Transcribe verbatim every line from the line containing "If f(x) = 2x + 4" to the end of the entries, including both endpoints. Output nothing beyond those lines.

[PROVIDED DATA — start]

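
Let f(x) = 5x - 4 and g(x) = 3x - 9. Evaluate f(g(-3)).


g(-3) = -18
f(-18) = -94

-94


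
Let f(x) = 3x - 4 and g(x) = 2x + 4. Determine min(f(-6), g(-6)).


f(-6) = -22
g(-6) = -8
min = -22

-22


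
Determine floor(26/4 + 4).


10


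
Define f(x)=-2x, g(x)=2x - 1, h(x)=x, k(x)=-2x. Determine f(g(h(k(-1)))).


k(-1) = 2
h(2) = 2
g(2) = 3
f(3) = -6

-6


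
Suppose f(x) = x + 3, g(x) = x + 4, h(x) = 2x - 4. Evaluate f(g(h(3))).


h(3) = 2
g(2) = 6
f(6) = 9

9


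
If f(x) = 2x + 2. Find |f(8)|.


f(8) = 18
|18| = 18

18


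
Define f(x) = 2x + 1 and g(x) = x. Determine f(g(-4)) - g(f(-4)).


f(g(-4)) = -7
g(f(-4)) = -7
Difference = 0

0


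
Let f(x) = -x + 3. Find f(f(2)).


f(2) = 1
f(1) = 2

2


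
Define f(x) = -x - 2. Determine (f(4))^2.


36


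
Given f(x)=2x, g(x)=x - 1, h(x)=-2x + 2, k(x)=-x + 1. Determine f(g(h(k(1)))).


k(1) = 0
h(0) = 2
g(2) = 1
f(1) = 2

2


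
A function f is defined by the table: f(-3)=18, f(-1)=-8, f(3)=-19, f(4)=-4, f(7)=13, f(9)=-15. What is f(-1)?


Reading from the table at x = -1

-8


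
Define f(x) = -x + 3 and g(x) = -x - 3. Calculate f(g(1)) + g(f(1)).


f(g(1)) = 7
g(f(1)) = -5
Sum = 2

2


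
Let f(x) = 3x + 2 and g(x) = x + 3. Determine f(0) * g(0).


f(0) = 2
g(0) = 3
Product = 6

6


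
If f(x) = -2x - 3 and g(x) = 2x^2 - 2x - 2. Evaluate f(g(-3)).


g(-3) = 22
f(22) = -47

-47


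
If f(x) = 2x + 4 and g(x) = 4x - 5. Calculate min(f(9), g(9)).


f(9) = 22
g(9) = 31
min = 22

22


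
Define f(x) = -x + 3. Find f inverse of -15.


Solve -x + 3 = -15
x = (-15 - 3) / (-1) = 18

18


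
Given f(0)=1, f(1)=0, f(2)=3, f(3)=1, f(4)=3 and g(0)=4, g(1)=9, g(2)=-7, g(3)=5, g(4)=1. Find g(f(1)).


f(1) = 0
g(0) = 4

4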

[PROVIDED DATA — finish]

» RESULT OF THIS TASK
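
If f(x) = 2x + 4 and g(x) = 4x - 5. Calculate min(f(9), g(9)).


f(9) = 22
g(9) = 31
min = 22

22


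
Define f(x) = -x + 3. Find f inverse of -15.


Solve -x + 3 = -15
x = (-15 - 3) / (-1) = 18

18


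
Given f(0)=1, f(1)=0, f(2)=3, f(3)=1, f(4)=3 and g(0)=4, g(1)=9, g(2)=-7, g(3)=5, g(4)=1. Find g(f(1)).


f(1) = 0
g(0) = 4

4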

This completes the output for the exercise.